- Problem details
All of the records below need to be returned exactly.

Saved entries
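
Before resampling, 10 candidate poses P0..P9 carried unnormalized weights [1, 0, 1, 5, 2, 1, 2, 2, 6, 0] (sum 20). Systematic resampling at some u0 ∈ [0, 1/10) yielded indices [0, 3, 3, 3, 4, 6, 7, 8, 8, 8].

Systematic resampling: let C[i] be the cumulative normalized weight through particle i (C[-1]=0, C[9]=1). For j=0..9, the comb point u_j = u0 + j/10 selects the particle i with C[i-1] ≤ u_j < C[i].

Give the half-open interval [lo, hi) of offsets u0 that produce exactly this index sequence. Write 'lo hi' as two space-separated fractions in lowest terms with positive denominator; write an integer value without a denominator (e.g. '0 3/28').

C = [1/20, 1/20, 1/10, 7/20, 9/20, 1/2, 3/5, 7/10, 1, 1]
j=0 picked index 0: u0 ∈ [0, 1/20)
j=1 picked index 3: u0 ∈ [0, 1/4)
j=2 picked index 3: u0 ∈ [-1/10, 3/20)
j=3 picked index 3: u0 ∈ [-1/5, 1/20)
j=4 picked index 4: u0 ∈ [-1/20, 1/20)
j=5 picked index 6: u0 ∈ [0, 1/10)
j=6 picked index 7: u0 ∈ [0, 1/10)
j=7 picked index 8: u0 ∈ [0, 3/10)
j=8 picked index 8: u0 ∈ [-1/10, 1/5)
j=9 picked index 8: u0 ∈ [-1/5, 1/10)
intersection: [0, 1/20)

0 1/20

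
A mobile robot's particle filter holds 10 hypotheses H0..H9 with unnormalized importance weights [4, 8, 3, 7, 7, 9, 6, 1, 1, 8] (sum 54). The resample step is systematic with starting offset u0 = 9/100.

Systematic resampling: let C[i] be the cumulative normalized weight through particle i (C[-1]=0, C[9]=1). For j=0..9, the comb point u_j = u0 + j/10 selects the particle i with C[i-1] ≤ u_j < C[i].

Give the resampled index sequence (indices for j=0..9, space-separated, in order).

1 1 3 3 4 5 5 6 9 9

C = [2/27, 2/9, 5/18, 11/27, 29/54, 19/27, 22/27, 5/6, 23/27, 1]
j=0: u_0=9/100 ∈ [2/27, 2/9) → index 1
j=1: u_1=19/100 ∈ [2/27, 2/9) → index 1
j=2: u_2=29/100 ∈ [5/18, 11/27) → index 3
j=3: u_3=39/100 ∈ [5/18, 11/27) → index 3
j=4: u_4=49/100 ∈ [11/27, 29/54) → index 4
j=5: u_5=59/100 ∈ [29/54, 19/27) → index 5
j=6: u_6=69/100 ∈ [29/54, 19/27) → index 5
j=7: u_7=79/100 ∈ [19/27, 22/27) → index 6
j=8: u_8=89/100 ∈ [23/27, 1) → index 9
j=9: u_9=99/100 ∈ [23/27, 1) → index 9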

- Written answer
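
Before resampling, 10 candidate poses P0..P9 carried unnormalized weights [1, 0, 1, 5, 2, 1, 2, 2, 6, 0] (sum 20). Systematic resampling at some u0 ∈ [0, 1/10) yielded indices [0, 3, 3, 3, 4, 6, 7, 8, 8, 8].

Systematic resampling: let C[i] be the cumulative normalized weight through particle i (C[-1]=0, C[9]=1). For j=0..9, the comb point u_j = u0 + j/10 selects the particle i with C[i-1] ≤ u_j < C[i].

Give the half-open interval [lo, hi) of offsets u0 that produce exactly this index sequence. Write 'lo hi' as two space-separated fractions in lowest terms with positive denominator; write an integer value without a denominator (e.g. '0 3/28').

C = [1/20, 1/20, 1/10, 7/20, 9/20, 1/2, 3/5, 7/10, 1, 1]
j=0 picked index 0: u0 ∈ [0, 1/20)
j=1 picked index 3: u0 ∈ [0, 1/4)
j=2 picked index 3: u0 ∈ [-1/10, 3/20)
j=3 picked index 3: u0 ∈ [-1/5, 1/20)
j=4 picked index 4: u0 ∈ [-1/20, 1/20)
j=5 picked index 6: u0 ∈ [0, 1/10)
j=6 picked index 7: u0 ∈ [0, 1/10)
j=7 picked index 8: u0 ∈ [0, 3/10)
j=8 picked index 8: u0 ∈ [-1/10, 1/5)
j=9 picked index 8: u0 ∈ [-1/5, 1/10)
intersection: [0, 1/20)

0 1/20

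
A mobile robot's particle filter holds 10 hypotheses H0..H9 with unnormalized importance weights [4, 8, 3, 7, 7, 9, 6, 1, 1, 8] (sum 54). The resample step is systematic with starting offset u0 = 9/100.

Systematic resampling: let C[i] be the cumulative normalized weight through particle i (C[-1]=0, C[9]=1). For j=0..9, the comb point u_j = u0 + j/10 selects the particle i with C[i-1] ≤ u_j < C[i].

Give the resampled index sequence (indices for j=0..9, space-separated, in order).

1 1 3 3 4 5 5 6 9 9

C = [2/27, 2/9, 5/18, 11/27, 29/54, 19/27, 22/27, 5/6, 23/27, 1]
j=0: u_0=9/100 ∈ [2/27, 2/9) → index 1
j=1: u_1=19/100 ∈ [2/27, 2/9) → index 1
j=2: u_2=29/100 ∈ [5/18, 11/27) → index 3
j=3: u_3=39/100 ∈ [5/18, 11/27) → index 3
j=4: u_4=49/100 ∈ [11/27, 29/54) → index 4
j=5: u_5=59/100 ∈ [29/54, 19/27) → index 5
j=6: u_6=69/100 ∈ [29/54, 19/27) → index 5
j=7: u_7=79/100 ∈ [19/27, 22/27) → index 6
j=8: u_8=89/100 ∈ [23/27, 1) → index 9
j=9: u_9=99/100 ∈ [23/27, 1) → index 9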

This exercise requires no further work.